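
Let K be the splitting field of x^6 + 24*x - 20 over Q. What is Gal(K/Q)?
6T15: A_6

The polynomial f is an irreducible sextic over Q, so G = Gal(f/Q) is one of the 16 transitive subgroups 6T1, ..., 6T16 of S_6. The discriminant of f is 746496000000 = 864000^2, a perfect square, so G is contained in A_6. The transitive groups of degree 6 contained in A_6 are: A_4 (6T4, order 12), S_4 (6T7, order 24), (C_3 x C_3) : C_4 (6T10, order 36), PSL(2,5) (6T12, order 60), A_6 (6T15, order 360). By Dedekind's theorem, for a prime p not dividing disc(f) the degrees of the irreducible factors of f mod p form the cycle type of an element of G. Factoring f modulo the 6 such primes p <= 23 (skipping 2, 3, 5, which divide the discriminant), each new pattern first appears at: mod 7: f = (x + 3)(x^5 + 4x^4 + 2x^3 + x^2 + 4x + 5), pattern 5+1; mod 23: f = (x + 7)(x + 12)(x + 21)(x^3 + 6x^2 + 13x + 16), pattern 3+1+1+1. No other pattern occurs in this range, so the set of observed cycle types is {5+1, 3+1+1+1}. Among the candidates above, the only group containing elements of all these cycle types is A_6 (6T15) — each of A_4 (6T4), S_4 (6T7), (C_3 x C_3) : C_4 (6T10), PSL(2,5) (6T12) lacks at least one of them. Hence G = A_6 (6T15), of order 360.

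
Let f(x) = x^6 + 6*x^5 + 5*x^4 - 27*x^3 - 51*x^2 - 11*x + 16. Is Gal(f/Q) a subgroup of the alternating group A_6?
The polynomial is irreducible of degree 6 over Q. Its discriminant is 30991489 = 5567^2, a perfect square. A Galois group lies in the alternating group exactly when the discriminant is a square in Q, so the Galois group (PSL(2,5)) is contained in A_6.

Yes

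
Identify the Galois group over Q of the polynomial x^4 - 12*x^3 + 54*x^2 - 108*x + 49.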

WHAT TO PRODUCE: After locating the line with "Let f(x) = x^6" in the records above, please set down that line and all later ones exactly, and no other line.

OUTPUT FOR THIS EXERCISE:
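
Let f(x) = x^6 + 6*x^5 + 5*x^4 - 27*x^3 - 51*x^2 - 11*x + 16. Is Gal(f/Q) a subgroup of the alternating group A_6?
The polynomial is irreducible of degree 6 over Q. Its discriminant is 30991489 = 5567^2, a perfect square. A Galois group lies in the alternating group exactly when the discriminant is a square in Q, so the Galois group (PSL(2,5)) is contained in A_6.

Yes

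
Identify the Galois group over Q of the polynomial x^4 - 12*x^3 + 54*x^2 - 108*x + 49.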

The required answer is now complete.